#### WORK INSTRUCTION:
For every record here, output an exact copy.

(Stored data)
"""
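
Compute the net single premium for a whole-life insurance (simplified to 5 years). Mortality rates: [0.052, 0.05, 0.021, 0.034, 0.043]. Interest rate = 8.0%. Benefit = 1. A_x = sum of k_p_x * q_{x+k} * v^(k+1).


v = 0.925926
Year 0: k_p_x=1.0, q=0.052, term=0.048148
Year 1: k_p_x=0.948, q=0.05, term=0.040638
Year 2: k_p_x=0.9006, q=0.021, term=0.015013
Year 3: k_p_x=0.881687, q=0.034, term=0.022034
Year 4: k_p_x=0.85171, q=0.043, term=0.024925
A_x = 0.1508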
"""
#### WRITTEN REPLY:
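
Compute the net single premium for a whole-life insurance (simplified to 5 years). Mortality rates: [0.052, 0.05, 0.021, 0.034, 0.043]. Interest rate = 8.0%. Benefit = 1. A_x = sum of k_p_x * q_{x+k} * v^(k+1).


v = 0.925926
Year 0: k_p_x=1.0, q=0.052, term=0.048148
Year 1: k_p_x=0.948, q=0.05, term=0.040638
Year 2: k_p_x=0.9006, q=0.021, term=0.015013
Year 3: k_p_x=0.881687, q=0.034, term=0.022034
Year 4: k_p_x=0.85171, q=0.043, term=0.024925
A_x = 0.1508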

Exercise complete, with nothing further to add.